[Stored items]

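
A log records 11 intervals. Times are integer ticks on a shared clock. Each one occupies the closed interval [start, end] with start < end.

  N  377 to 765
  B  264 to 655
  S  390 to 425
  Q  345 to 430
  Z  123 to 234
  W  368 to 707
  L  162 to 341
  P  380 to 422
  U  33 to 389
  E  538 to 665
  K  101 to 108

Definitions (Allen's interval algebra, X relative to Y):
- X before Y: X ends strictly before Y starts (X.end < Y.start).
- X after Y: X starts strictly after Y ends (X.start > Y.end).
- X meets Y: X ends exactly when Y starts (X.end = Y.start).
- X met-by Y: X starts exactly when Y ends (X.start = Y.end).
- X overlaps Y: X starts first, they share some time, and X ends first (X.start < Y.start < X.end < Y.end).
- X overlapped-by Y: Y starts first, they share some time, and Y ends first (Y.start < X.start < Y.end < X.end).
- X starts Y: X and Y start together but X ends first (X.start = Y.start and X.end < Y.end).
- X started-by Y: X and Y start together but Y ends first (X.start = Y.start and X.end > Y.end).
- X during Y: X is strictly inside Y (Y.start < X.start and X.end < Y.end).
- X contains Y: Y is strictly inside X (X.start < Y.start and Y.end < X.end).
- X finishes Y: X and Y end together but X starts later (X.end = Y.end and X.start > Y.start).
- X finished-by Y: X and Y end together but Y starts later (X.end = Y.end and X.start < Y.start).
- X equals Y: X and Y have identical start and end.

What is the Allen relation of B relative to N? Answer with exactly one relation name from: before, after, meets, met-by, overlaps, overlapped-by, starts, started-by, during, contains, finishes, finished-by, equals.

B = [264, 655]; N = [377, 765].
Compare endpoints: B.start < N.start, B.start < N.end, B.end > N.start, B.end < N.end.
That pattern is 'overlaps'.

overlaps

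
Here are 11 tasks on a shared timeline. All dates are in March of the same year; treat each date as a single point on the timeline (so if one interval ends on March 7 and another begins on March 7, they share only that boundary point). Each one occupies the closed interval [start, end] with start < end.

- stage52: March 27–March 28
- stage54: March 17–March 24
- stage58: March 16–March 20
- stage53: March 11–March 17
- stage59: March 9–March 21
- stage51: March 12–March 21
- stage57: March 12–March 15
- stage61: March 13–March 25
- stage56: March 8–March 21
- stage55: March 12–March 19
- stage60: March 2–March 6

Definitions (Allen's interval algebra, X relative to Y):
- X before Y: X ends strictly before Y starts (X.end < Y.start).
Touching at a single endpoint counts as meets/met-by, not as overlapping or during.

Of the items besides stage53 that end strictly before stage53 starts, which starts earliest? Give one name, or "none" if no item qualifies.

Target stage53 = [March 11, March 17].
stage51 [March 12, March 21] → overlapped-by → excluded.
stage52 [March 27, March 28] → after → excluded.
stage54 [March 17, March 24] → met-by → excluded.
stage55 [March 12, March 19] → overlapped-by → excluded.
stage56 [March 8, March 21] → contains → excluded.
stage57 [March 12, March 15] → during → excluded.
stage58 [March 16, March 20] → overlapped-by → excluded.
stage59 [March 9, March 21] → contains → excluded.
stage60 [March 2, March 6] → before → candidate.
stage61 [March 13, March 25] → overlapped-by → excluded.
Among candidates, earliest start is March 2 → stage60.

stage60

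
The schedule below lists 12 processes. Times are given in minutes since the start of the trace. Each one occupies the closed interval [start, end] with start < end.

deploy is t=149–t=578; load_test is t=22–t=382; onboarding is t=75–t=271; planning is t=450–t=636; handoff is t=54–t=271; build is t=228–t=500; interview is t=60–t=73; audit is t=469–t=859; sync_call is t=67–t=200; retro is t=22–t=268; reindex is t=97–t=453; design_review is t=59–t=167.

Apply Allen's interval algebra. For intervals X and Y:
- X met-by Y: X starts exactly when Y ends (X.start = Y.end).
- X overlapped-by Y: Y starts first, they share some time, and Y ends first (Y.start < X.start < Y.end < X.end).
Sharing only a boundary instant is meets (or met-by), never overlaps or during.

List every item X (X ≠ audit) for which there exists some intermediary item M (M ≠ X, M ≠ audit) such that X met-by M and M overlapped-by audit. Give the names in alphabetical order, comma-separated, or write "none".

Target audit = [t=469, t=859].
Intermediaries M with M overlapped-by audit: none.
Union: none.

none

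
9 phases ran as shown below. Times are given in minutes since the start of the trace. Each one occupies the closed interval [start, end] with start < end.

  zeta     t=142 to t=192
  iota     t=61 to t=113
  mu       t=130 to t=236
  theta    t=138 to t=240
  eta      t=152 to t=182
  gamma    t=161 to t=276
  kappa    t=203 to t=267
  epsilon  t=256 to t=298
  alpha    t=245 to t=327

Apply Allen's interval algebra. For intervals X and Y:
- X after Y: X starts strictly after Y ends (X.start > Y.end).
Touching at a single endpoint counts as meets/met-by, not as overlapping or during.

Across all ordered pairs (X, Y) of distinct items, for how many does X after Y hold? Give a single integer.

18

Checking all 72 ordered pairs for relation 'after'; matching pairs in alphabetical order:
(alpha, eta): alpha after eta ✓
(alpha, iota): alpha after iota ✓
(alpha, mu): alpha after mu ✓
(alpha, theta): alpha after theta ✓
(alpha, zeta): alpha after zeta ✓
(epsilon, eta): epsilon after eta ✓
(epsilon, iota): epsilon after iota ✓
(epsilon, mu): epsilon after mu ✓
(epsilon, theta): epsilon after theta ✓
(epsilon, zeta): epsilon after zeta ✓
(eta, iota): eta after iota ✓
(gamma, iota): gamma after iota ✓
(kappa, eta): kappa after eta ✓
(kappa, iota): kappa after iota ✓
(kappa, zeta): kappa after zeta ✓
(mu, iota): mu after iota ✓
(theta, iota): theta after iota ✓
(zeta, iota): zeta after iota ✓
Count: 18.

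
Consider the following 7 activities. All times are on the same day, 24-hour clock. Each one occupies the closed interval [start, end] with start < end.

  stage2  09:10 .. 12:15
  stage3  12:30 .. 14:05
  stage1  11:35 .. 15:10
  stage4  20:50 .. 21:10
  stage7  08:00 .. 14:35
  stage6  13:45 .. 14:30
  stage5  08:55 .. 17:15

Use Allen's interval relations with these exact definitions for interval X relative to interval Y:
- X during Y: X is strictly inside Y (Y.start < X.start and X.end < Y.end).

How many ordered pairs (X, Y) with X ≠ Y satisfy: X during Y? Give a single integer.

Checking all 42 ordered pairs for relation 'during'; matching pairs in alphabetical order:
(stage1, stage5): stage1 during stage5 ✓
(stage2, stage5): stage2 during stage5 ✓
(stage2, stage7): stage2 during stage7 ✓
(stage3, stage1): stage3 during stage1 ✓
(stage3, stage5): stage3 during stage5 ✓
(stage3, stage7): stage3 during stage7 ✓
(stage6, stage1): stage6 during stage1 ✓
(stage6, stage5): stage6 during stage5 ✓
(stage6, stage7): stage6 during stage7 ✓
Count: 9.

9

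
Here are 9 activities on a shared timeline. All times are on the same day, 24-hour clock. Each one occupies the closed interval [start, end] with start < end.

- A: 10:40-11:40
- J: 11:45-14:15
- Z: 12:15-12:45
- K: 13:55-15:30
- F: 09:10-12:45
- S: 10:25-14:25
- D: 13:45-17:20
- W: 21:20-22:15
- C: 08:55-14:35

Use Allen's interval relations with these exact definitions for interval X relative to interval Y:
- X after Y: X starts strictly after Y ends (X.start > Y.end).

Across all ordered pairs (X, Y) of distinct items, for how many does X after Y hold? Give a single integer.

Checking all 72 ordered pairs for relation 'after'; matching pairs in alphabetical order:
(D, A): D after A ✓
(D, F): D after F ✓
(D, Z): D after Z ✓
(J, A): J after A ✓
(K, A): K after A ✓
(K, F): K after F ✓
(K, Z): K after Z ✓
(W, A): W after A ✓
(W, C): W after C ✓
(W, D): W after D ✓
(W, F): W after F ✓
(W, J): W after J ✓
(W, K): W after K ✓
(W, S): W after S ✓
(W, Z): W after Z ✓
(Z, A): Z after A ✓
Count: 16.

16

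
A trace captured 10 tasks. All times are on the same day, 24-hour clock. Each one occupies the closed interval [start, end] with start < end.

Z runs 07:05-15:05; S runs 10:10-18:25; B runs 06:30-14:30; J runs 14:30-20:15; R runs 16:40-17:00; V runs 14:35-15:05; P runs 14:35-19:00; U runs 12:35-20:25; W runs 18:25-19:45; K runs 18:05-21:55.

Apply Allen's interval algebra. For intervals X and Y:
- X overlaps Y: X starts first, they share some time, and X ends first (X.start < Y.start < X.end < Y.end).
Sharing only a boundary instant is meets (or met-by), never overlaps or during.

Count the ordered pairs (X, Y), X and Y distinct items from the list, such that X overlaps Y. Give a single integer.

Checking all 90 ordered pairs for relation 'overlaps'; matching pairs in alphabetical order:
(B, S): B overlaps S ✓
(B, U): B overlaps U ✓
(B, Z): B overlaps Z ✓
(J, K): J overlaps K ✓
(P, K): P overlaps K ✓
(P, W): P overlaps W ✓
(S, J): S overlaps J ✓
(S, K): S overlaps K ✓
(S, P): S overlaps P ✓
(S, U): S overlaps U ✓
(U, K): U overlaps K ✓
(Z, J): Z overlaps J ✓
(Z, P): Z overlaps P ✓
(Z, S): Z overlaps S ✓
(Z, U): Z overlaps U ✓
Count: 15.

15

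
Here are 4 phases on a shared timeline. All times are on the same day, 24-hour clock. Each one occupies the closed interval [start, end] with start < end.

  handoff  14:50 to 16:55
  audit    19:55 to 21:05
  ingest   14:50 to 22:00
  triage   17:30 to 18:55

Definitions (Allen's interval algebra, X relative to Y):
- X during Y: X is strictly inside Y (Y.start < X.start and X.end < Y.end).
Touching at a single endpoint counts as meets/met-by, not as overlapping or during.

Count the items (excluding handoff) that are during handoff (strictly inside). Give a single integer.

0

Target handoff = [14:50, 16:55].
audit [19:55, 21:05] → after → no.
ingest [14:50, 22:00] → started-by → no.
triage [17:30, 18:55] → after → no.
Total: 0.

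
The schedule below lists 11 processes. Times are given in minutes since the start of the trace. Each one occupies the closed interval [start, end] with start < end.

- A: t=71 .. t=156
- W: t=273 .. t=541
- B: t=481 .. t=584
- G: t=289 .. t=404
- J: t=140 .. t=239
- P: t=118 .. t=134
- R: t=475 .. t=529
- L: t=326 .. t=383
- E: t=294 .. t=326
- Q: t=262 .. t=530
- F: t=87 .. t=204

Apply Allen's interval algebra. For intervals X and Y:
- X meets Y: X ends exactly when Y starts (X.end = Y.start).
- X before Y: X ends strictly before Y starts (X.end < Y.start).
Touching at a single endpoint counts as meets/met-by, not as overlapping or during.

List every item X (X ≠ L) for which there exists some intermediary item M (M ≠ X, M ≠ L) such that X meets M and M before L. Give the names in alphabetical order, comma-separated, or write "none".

Target L = [t=326, t=383].
Intermediaries M with M before L: A, F, J, P.
Via A — items with X meets A: none.
Via F — items with X meets F: none.
Via J — items with X meets J: none.
Via P — items with X meets P: none.
Union: none.

none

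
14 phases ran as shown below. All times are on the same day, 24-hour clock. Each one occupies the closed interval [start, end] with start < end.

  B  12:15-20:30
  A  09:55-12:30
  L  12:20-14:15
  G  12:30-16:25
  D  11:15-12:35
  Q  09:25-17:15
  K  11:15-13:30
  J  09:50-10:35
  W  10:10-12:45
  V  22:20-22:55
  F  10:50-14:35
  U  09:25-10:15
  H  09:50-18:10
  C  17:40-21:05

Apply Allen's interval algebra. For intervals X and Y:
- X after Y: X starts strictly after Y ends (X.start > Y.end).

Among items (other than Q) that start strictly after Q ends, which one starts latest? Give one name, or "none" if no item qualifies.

Target Q = [09:25, 17:15].
A [09:55, 12:30] → during → excluded.
B [12:15, 20:30] → overlapped-by → excluded.
C [17:40, 21:05] → after → candidate.
D [11:15, 12:35] → during → excluded.
F [10:50, 14:35] → during → excluded.
G [12:30, 16:25] → during → excluded.
H [09:50, 18:10] → overlapped-by → excluded.
J [09:50, 10:35] → during → excluded.
K [11:15, 13:30] → during → excluded.
L [12:20, 14:15] → during → excluded.
U [09:25, 10:15] → starts → excluded.
V [22:20, 22:55] → after → candidate.
W [10:10, 12:45] → during → excluded.
Among candidates, latest start is 22:20 → V.

V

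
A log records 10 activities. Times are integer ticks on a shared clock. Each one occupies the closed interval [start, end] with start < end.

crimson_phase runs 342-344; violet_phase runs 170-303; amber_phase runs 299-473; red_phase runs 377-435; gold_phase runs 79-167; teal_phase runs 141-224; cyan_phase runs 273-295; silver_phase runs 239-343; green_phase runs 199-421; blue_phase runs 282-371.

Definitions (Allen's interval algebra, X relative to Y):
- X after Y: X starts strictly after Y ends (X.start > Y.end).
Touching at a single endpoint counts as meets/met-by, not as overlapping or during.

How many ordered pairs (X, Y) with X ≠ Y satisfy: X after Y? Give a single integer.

22

Checking all 90 ordered pairs for relation 'after'; matching pairs in alphabetical order:
(amber_phase, cyan_phase): amber_phase after cyan_phase ✓
(amber_phase, gold_phase): amber_phase after gold_phase ✓
(amber_phase, teal_phase): amber_phase after teal_phase ✓
(blue_phase, gold_phase): blue_phase after gold_phase ✓
(blue_phase, teal_phase): blue_phase after teal_phase ✓
(crimson_phase, cyan_phase): crimson_phase after cyan_phase ✓
(crimson_phase, gold_phase): crimson_phase after gold_phase ✓
(crimson_phase, teal_phase): crimson_phase after teal_phase ✓
(crimson_phase, violet_phase): crimson_phase after violet_phase ✓
(cyan_phase, gold_phase): cyan_phase after gold_phase ✓
(cyan_phase, teal_phase): cyan_phase after teal_phase ✓
(green_phase, gold_phase): green_phase after gold_phase ✓
(red_phase, blue_phase): red_phase after blue_phase ✓
(red_phase, crimson_phase): red_phase after crimson_phase ✓
(red_phase, cyan_phase): red_phase after cyan_phase ✓
(red_phase, gold_phase): red_phase after gold_phase ✓
(red_phase, silver_phase): red_phase after silver_phase ✓
(red_phase, teal_phase): red_phase after teal_phase ✓
(red_phase, violet_phase): red_phase after violet_phase ✓
(silver_phase, gold_phase): silver_phase after gold_phase ✓
(silver_phase, teal_phase): silver_phase after teal_phase ✓
(violet_phase, gold_phase): violet_phase after gold_phase ✓
Count: 22.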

_Requirement_.
Filter the data above, keeping only lines that include the string "tasks".

_Task solution_.
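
Here are 11 tasks on a shared timeline. All dates are in March of the same year; treat each date as a single point on the timeline (so if one interval ends on March 7 and another begins on March 7, they share only that boundary point). Each one occupies the closed interval [start, end] with start < end.
A trace captured 10 tasks. All times are on the same day, 24-hour clock. Each one occupies the closed interval [start, end] with start < end.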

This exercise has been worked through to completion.